"""
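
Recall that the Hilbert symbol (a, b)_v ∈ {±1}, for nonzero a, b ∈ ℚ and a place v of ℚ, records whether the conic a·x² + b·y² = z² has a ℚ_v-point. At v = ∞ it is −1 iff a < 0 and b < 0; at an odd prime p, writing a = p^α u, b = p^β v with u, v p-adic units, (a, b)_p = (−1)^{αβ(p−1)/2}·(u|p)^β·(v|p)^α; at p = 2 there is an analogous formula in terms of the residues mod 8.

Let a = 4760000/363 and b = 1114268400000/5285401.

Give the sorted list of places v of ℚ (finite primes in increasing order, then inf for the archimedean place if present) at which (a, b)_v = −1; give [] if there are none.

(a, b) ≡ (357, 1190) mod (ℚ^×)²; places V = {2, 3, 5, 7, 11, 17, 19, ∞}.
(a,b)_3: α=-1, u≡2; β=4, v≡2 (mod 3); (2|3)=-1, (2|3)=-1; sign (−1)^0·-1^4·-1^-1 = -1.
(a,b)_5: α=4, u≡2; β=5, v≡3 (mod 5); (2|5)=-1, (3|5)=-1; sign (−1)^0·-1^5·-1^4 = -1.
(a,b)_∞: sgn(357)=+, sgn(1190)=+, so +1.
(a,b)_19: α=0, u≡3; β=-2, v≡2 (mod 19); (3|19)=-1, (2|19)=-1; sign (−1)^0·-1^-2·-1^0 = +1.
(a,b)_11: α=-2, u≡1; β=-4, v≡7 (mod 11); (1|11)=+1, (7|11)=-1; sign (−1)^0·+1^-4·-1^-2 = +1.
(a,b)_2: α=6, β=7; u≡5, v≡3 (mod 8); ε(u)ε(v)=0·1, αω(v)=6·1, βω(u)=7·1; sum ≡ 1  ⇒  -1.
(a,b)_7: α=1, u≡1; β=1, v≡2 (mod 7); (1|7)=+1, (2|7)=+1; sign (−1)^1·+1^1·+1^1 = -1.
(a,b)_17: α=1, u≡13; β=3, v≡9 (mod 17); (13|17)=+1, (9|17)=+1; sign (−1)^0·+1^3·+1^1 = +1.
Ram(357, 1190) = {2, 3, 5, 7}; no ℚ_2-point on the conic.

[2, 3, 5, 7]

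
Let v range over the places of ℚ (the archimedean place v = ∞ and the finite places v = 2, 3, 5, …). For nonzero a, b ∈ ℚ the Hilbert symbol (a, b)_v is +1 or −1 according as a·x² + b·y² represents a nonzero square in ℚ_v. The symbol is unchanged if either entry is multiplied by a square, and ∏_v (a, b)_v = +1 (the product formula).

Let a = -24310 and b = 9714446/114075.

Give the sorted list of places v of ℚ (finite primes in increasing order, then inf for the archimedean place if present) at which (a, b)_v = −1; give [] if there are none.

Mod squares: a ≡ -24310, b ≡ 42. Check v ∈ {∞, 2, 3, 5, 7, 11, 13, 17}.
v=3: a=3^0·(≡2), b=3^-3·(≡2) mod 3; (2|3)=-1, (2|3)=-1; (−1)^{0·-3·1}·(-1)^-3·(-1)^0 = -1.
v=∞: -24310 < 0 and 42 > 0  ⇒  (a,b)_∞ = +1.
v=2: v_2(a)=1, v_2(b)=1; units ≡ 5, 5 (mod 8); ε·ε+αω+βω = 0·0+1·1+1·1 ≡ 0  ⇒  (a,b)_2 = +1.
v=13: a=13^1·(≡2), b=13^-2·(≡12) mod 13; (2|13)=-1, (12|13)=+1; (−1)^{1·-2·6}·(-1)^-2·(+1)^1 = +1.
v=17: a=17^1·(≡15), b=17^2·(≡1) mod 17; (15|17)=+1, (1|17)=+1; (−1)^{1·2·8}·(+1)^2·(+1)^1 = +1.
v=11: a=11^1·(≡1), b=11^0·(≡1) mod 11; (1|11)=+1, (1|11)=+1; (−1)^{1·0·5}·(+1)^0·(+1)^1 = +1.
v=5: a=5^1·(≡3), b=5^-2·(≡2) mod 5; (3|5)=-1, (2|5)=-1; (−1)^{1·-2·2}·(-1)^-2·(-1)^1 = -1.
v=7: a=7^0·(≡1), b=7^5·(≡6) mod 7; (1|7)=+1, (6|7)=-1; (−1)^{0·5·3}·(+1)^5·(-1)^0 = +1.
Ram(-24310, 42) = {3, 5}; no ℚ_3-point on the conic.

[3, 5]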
"""
● Work order
If a line falls between the first line of the data above and the line holding "Let a = 4760000/363", inclusive, retype it exactly; retype no other line.

● Response to this task
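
Recall that the Hilbert symbol (a, b)_v ∈ {±1}, for nonzero a, b ∈ ℚ and a place v of ℚ, records whether the conic a·x² + b·y² = z² has a ℚ_v-point. At v = ∞ it is −1 iff a < 0 and b < 0; at an odd prime p, writing a = p^α u, b = p^β v with u, v p-adic units, (a, b)_p = (−1)^{αβ(p−1)/2}·(u|p)^β·(v|p)^α; at p = 2 there is an analogous formula in terms of the residues mod 8.

Let a = 4760000/363 and b = 1114268400000/5285401.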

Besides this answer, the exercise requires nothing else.